***** THE RECORDS *****

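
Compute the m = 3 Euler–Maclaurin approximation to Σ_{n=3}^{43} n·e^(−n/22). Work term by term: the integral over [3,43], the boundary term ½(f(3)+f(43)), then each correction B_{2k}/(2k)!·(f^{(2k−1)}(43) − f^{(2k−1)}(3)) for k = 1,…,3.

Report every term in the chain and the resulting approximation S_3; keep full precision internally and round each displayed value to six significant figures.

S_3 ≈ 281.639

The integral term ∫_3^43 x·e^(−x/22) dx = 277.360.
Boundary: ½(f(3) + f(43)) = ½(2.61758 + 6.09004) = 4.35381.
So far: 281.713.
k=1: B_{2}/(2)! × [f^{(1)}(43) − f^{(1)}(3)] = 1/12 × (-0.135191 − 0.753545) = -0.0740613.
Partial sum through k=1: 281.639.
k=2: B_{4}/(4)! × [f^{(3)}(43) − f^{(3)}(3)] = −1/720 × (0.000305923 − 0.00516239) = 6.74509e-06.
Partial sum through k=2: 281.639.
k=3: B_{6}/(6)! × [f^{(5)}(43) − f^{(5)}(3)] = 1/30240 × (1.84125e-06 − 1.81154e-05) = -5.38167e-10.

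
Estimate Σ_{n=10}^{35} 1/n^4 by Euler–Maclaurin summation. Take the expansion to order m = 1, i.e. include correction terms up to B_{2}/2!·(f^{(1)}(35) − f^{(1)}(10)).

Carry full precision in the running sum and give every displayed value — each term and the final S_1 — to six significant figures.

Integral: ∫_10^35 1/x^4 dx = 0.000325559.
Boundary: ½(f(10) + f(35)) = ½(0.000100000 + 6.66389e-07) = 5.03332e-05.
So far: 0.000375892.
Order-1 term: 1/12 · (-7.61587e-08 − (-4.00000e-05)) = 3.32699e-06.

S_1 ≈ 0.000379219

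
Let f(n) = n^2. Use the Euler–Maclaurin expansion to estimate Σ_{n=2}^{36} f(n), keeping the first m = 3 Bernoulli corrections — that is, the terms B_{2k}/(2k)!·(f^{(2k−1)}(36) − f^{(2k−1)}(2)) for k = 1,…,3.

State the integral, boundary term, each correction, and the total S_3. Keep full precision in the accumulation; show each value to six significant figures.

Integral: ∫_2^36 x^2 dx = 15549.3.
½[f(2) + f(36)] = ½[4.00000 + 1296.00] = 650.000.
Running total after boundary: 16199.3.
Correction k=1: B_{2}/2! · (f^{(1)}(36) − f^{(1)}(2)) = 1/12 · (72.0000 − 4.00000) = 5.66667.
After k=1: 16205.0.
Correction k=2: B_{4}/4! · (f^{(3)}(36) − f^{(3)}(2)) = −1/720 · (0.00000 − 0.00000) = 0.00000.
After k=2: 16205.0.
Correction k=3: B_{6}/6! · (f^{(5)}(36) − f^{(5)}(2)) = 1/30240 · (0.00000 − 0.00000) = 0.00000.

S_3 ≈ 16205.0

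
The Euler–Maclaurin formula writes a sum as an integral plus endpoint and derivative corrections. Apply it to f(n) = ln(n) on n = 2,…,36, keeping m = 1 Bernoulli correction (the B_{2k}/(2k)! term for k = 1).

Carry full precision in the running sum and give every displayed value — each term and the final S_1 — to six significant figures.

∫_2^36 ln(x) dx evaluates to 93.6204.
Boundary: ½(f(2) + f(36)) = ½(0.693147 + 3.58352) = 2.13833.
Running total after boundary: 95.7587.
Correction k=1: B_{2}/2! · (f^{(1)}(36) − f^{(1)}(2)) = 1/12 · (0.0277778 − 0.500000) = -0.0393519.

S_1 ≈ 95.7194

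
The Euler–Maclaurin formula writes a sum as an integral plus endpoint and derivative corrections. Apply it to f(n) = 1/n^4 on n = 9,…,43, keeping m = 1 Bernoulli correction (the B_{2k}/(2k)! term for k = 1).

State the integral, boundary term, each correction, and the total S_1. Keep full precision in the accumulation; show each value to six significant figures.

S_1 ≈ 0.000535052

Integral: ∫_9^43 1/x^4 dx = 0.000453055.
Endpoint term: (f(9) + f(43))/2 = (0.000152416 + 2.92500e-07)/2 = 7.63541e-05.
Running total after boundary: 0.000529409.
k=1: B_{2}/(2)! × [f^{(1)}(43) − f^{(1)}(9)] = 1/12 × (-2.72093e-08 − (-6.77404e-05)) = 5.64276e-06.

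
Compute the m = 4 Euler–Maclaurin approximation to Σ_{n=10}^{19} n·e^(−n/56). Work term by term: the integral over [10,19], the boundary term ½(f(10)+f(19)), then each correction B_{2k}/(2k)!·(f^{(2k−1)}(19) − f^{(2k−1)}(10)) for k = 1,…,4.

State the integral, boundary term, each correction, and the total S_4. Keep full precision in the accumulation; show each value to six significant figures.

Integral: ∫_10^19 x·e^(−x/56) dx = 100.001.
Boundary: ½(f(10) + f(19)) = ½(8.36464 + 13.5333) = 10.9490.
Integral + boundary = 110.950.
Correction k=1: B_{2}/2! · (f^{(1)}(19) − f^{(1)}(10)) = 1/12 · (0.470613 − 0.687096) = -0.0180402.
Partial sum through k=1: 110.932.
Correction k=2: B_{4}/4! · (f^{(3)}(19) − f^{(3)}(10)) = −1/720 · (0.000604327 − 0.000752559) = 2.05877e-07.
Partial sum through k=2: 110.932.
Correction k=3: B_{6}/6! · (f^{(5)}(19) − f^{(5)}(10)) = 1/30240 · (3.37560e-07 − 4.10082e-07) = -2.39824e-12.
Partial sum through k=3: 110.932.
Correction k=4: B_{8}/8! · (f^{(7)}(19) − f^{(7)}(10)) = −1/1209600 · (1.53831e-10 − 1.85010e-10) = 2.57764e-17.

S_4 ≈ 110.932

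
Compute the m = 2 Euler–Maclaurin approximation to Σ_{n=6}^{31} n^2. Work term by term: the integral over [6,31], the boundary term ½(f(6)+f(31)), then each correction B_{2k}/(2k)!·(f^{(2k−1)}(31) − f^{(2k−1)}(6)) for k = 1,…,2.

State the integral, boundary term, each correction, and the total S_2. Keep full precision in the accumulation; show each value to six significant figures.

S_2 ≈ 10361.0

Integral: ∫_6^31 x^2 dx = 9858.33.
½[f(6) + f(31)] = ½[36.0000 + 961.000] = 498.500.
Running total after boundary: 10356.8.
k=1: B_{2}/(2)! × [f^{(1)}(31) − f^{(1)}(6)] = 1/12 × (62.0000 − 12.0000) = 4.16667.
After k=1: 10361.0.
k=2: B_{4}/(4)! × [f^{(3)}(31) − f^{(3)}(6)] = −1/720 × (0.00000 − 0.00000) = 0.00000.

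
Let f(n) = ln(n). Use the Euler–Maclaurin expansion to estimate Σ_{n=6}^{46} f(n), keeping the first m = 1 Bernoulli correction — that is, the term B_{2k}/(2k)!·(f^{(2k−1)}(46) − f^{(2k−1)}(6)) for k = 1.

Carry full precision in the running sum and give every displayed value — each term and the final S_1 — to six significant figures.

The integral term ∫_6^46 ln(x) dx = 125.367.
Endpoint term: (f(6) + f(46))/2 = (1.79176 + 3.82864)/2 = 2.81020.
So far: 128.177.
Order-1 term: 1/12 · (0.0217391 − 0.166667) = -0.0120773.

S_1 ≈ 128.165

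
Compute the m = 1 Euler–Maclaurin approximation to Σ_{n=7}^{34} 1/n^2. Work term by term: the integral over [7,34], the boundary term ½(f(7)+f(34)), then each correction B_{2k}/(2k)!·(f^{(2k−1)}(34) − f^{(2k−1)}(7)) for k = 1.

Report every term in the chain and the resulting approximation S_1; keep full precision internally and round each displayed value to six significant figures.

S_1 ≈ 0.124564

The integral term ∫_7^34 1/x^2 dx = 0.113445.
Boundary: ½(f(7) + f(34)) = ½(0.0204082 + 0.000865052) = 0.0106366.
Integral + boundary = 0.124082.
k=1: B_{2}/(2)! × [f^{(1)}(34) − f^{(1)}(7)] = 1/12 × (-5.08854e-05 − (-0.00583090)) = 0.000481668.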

*****
***** THE RECORDS *****

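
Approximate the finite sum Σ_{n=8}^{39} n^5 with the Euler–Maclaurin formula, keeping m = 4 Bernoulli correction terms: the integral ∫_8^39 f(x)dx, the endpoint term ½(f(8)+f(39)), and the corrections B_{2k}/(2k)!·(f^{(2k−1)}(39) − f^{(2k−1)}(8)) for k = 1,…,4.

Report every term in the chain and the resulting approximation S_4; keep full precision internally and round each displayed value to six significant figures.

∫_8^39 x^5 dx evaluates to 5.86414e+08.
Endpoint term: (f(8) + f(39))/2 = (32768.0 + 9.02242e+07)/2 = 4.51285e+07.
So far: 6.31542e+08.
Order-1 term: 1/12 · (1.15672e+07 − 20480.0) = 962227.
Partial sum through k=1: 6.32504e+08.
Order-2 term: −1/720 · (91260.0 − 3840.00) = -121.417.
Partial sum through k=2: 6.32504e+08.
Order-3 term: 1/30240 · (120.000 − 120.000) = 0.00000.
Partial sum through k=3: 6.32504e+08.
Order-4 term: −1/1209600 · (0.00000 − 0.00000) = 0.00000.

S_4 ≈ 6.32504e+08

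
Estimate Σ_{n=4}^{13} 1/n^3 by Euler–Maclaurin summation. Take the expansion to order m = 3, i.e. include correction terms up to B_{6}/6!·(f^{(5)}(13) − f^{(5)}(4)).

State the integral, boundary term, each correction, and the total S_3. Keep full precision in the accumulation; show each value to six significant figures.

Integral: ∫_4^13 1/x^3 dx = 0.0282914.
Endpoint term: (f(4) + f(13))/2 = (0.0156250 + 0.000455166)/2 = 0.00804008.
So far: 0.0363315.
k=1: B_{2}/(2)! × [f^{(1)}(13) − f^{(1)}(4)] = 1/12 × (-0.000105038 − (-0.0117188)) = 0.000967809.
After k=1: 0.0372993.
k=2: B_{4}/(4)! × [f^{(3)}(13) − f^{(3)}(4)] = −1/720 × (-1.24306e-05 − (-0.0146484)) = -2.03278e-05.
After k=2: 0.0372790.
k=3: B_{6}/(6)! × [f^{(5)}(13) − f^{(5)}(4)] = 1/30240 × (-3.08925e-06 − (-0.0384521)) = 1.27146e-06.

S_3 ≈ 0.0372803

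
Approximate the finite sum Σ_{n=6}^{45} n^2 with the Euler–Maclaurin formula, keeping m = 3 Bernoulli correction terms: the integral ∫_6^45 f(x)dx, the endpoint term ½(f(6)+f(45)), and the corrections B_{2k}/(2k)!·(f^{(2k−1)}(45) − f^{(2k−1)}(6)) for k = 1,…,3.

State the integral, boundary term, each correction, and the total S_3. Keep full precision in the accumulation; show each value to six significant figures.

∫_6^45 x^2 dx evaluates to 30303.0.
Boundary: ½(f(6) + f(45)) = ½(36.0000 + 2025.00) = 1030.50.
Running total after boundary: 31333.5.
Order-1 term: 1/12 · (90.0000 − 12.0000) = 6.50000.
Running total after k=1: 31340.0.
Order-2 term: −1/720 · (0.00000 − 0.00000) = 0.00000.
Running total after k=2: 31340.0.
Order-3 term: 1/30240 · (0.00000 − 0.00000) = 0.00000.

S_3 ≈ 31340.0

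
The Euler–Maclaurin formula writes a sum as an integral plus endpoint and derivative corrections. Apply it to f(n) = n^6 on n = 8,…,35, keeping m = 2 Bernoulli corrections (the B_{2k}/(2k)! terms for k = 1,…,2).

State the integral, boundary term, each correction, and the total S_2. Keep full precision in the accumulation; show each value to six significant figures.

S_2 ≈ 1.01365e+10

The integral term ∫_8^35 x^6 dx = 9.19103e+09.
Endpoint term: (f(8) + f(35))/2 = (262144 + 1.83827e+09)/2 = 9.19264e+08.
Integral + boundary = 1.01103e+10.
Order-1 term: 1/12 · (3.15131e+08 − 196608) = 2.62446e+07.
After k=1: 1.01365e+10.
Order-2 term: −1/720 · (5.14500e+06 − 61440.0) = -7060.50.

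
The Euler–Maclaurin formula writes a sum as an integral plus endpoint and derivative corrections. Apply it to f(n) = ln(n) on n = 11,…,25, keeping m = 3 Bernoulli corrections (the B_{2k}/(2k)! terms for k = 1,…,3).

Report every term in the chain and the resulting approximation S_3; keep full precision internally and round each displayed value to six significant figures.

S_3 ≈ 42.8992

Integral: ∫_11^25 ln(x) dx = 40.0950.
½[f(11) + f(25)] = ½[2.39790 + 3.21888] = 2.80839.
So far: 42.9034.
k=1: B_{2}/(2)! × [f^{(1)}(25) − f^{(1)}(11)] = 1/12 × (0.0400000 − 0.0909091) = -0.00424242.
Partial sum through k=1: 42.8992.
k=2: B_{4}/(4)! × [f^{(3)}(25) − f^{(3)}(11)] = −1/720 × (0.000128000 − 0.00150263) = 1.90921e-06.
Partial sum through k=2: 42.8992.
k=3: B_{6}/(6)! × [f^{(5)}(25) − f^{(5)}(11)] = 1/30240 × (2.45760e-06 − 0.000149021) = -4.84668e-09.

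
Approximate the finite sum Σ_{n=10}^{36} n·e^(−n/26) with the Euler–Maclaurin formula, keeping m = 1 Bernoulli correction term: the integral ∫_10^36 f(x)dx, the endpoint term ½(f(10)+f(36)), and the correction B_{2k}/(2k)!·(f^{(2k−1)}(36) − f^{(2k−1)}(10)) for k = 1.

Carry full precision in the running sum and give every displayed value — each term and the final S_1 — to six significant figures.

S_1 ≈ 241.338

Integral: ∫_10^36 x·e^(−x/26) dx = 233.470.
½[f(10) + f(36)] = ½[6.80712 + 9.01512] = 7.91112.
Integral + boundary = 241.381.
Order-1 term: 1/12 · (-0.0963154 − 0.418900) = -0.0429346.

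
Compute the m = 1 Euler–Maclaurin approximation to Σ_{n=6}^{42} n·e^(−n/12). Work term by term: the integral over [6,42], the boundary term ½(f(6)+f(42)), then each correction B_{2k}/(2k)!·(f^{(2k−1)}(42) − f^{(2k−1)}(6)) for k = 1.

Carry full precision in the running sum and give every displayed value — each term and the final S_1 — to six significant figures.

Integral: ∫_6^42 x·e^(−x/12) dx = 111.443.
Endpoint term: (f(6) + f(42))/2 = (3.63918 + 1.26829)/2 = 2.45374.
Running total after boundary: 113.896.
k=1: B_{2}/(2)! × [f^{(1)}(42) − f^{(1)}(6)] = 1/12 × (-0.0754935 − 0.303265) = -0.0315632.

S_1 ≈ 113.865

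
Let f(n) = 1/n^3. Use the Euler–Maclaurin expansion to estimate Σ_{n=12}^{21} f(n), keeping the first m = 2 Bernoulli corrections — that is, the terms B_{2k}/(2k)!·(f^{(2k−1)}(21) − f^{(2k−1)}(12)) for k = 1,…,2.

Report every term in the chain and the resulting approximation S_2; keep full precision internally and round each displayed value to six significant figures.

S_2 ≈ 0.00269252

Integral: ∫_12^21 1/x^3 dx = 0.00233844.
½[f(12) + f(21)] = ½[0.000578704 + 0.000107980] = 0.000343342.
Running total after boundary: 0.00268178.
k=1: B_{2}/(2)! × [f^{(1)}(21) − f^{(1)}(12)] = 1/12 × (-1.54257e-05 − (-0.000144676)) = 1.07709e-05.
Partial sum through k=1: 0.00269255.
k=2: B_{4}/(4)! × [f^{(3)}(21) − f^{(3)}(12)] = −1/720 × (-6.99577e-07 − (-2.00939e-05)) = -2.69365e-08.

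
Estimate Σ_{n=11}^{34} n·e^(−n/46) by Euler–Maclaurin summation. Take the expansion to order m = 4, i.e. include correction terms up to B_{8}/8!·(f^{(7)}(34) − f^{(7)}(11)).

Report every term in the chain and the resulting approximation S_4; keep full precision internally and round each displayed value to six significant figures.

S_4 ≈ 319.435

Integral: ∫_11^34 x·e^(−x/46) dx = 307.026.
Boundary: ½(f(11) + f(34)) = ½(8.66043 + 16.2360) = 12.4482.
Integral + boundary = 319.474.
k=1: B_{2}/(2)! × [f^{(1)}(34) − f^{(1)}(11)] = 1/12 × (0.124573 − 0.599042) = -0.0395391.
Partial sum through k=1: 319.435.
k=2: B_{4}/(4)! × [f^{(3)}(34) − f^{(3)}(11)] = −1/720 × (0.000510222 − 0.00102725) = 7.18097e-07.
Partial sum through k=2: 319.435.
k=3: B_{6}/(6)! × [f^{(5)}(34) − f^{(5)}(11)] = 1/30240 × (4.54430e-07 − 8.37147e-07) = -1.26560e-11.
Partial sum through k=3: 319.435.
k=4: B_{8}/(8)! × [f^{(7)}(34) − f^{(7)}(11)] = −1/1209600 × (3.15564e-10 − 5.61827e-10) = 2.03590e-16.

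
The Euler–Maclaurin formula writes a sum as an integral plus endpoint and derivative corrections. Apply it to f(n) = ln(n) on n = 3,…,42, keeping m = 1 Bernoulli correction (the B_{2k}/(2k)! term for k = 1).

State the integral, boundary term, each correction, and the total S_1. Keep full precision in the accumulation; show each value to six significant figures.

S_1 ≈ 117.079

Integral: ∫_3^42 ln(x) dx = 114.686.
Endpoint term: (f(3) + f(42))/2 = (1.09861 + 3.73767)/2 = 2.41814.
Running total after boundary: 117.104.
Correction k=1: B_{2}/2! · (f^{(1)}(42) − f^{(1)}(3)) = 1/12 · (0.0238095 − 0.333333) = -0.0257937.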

*****
***** THE RECORDS *****

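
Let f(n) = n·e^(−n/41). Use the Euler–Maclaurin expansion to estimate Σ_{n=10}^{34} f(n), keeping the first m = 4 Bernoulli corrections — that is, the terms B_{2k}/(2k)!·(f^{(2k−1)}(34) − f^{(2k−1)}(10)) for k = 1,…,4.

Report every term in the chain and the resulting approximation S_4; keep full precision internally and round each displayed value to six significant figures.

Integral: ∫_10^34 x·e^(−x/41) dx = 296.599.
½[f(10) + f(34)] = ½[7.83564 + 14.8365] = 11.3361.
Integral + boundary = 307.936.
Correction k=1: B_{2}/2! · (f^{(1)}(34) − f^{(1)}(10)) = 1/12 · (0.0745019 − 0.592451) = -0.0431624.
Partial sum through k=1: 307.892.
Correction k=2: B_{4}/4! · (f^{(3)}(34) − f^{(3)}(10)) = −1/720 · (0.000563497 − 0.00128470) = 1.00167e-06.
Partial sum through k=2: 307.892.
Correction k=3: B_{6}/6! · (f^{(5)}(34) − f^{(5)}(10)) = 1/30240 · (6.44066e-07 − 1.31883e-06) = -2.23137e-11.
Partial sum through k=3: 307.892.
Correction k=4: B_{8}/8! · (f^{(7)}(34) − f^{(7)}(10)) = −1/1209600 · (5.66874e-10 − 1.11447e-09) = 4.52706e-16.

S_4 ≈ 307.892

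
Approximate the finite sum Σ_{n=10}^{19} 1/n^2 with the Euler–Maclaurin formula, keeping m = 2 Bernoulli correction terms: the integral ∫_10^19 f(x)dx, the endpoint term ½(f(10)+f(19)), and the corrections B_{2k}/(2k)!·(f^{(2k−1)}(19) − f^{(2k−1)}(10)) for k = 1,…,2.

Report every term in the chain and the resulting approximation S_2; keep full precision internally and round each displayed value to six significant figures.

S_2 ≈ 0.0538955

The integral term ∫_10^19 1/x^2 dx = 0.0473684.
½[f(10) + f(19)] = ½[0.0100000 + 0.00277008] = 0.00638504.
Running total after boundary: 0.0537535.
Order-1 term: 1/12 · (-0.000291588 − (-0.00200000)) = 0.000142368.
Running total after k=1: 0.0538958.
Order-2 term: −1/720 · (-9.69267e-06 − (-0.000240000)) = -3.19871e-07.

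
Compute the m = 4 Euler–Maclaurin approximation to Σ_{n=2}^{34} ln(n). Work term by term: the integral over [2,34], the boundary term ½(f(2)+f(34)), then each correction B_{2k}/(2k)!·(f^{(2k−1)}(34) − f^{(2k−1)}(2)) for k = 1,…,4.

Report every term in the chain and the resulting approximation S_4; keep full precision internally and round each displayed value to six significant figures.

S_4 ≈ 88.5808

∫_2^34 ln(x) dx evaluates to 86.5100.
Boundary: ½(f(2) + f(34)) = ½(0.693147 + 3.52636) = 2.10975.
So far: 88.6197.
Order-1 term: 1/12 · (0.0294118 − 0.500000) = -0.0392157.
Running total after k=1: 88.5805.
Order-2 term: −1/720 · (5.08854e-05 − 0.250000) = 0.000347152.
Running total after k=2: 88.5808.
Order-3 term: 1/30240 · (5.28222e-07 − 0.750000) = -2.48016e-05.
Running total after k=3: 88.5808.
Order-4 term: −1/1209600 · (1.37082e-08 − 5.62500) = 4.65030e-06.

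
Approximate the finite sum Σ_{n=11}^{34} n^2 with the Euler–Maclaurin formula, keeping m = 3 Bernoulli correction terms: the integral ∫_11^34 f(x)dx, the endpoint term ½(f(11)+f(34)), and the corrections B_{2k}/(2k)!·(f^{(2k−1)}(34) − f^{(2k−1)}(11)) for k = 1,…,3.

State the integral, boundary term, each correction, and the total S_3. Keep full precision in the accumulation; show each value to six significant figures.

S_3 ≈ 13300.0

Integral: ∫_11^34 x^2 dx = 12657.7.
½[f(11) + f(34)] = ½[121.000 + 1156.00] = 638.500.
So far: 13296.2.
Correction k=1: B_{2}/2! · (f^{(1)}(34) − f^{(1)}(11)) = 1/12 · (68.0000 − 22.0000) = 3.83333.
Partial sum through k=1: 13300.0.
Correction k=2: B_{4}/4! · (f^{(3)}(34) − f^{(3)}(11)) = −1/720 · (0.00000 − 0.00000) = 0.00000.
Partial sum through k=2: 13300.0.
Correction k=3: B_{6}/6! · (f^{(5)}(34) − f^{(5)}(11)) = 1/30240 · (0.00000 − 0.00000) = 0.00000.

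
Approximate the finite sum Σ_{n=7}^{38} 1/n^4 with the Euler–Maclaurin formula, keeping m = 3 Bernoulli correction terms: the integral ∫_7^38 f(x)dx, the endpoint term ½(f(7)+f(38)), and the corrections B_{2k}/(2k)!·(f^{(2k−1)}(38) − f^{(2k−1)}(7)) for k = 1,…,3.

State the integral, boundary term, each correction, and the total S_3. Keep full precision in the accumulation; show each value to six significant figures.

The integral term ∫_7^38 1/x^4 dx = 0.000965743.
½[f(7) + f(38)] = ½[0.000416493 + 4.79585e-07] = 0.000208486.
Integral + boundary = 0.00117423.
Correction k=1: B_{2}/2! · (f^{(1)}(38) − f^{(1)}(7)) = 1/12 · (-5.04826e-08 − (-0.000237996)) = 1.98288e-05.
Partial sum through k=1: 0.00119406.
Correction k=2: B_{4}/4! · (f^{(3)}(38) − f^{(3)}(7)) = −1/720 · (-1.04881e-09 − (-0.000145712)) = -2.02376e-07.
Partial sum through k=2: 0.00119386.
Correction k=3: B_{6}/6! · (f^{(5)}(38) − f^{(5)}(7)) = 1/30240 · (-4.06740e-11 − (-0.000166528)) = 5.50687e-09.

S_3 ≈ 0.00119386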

*****

*TRY IT*
The required output is the stretch of entries above from the line containing "Compute the m = 3" through the line containing "Let f(n) = n^2.", reproduced exactly.

*SOLUTION FOR THIS TASK*
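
Compute the m = 3 Euler–Maclaurin approximation to Σ_{n=3}^{43} n·e^(−n/22). Work term by term: the integral over [3,43], the boundary term ½(f(3)+f(43)), then each correction B_{2k}/(2k)!·(f^{(2k−1)}(43) − f^{(2k−1)}(3)) for k = 1,…,3.

Report every term in the chain and the resulting approximation S_3; keep full precision internally and round each displayed value to six significant figures.

S_3 ≈ 281.639

The integral term ∫_3^43 x·e^(−x/22) dx = 277.360.
Boundary: ½(f(3) + f(43)) = ½(2.61758 + 6.09004) = 4.35381.
So far: 281.713.
k=1: B_{2}/(2)! × [f^{(1)}(43) − f^{(1)}(3)] = 1/12 × (-0.135191 − 0.753545) = -0.0740613.
Partial sum through k=1: 281.639.
k=2: B_{4}/(4)! × [f^{(3)}(43) − f^{(3)}(3)] = −1/720 × (0.000305923 − 0.00516239) = 6.74509e-06.
Partial sum through k=2: 281.639.
k=3: B_{6}/(6)! × [f^{(5)}(43) − f^{(5)}(3)] = 1/30240 × (1.84125e-06 − 1.81154e-05) = -5.38167e-10.

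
Estimate Σ_{n=10}^{35} 1/n^4 by Euler–Maclaurin summation. Take the expansion to order m = 1, i.e. include correction terms up to B_{2}/2!·(f^{(1)}(35) − f^{(1)}(10)).

Carry full precision in the running sum and give every displayed value — each term and the final S_1 — to six significant figures.

Integral: ∫_10^35 1/x^4 dx = 0.000325559.
Boundary: ½(f(10) + f(35)) = ½(0.000100000 + 6.66389e-07) = 5.03332e-05.
So far: 0.000375892.
Order-1 term: 1/12 · (-7.61587e-08 − (-4.00000e-05)) = 3.32699e-06.

S_1 ≈ 0.000379219

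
Let f(n) = n^2. Use the Euler–Maclaurin expansion to estimate Σ_{n=2}^{36} f(n), keeping the first m = 3 Bernoulli corrections — that is, the terms B_{2k}/(2k)!·(f^{(2k−1)}(36) − f^{(2k−1)}(2)) for k = 1,…,3.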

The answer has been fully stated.